* _Work request_: Output the data that follows exactly, line for line.

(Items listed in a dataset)
◇ ◇ ◇ ◇ ◇

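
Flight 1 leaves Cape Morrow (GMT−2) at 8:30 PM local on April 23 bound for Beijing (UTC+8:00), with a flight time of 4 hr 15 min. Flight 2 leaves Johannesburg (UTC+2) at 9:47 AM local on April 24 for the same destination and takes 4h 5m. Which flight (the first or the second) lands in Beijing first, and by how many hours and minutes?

the first, by 9 hours 7 minutes

Flight 1 in UTC: 8:30 PM + 2:00 = 10:30 PM on Apr 23.
+4 hours and 15 minutes → arrive 2:45 AM UTC on Apr 24.
Flight 2 in UTC: 9:47 AM − 2:00 = 7:47 AM on Apr 24.
+4 hours 5 minutes → arrive 11:52 AM UTC on Apr 24.
Flight 1 lands earlier by 9 hours 7 minutes.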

◇ ◇ ◇ ◇ ◇

* _Result of this task_:
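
Flight 1 leaves Cape Morrow (GMT−2) at 8:30 PM local on April 23 bound for Beijing (UTC+8:00), with a flight time of 4 hr 15 min. Flight 2 leaves Johannesburg (UTC+2) at 9:47 AM local on April 24 for the same destination and takes 4h 5m. Which flight (the first or the second) lands in Beijing first, and by how many hours and minutes?

the first, by 9 hours 7 minutes

Flight 1 in UTC: 8:30 PM + 2:00 = 10:30 PM on Apr 23.
+4 hours and 15 minutes → arrive 2:45 AM UTC on Apr 24.
Flight 2 in UTC: 9:47 AM − 2:00 = 7:47 AM on Apr 24.
+4 hours 5 minutes → arrive 11:52 AM UTC on Apr 24.
Flight 1 lands earlier by 9 hours 7 minutes.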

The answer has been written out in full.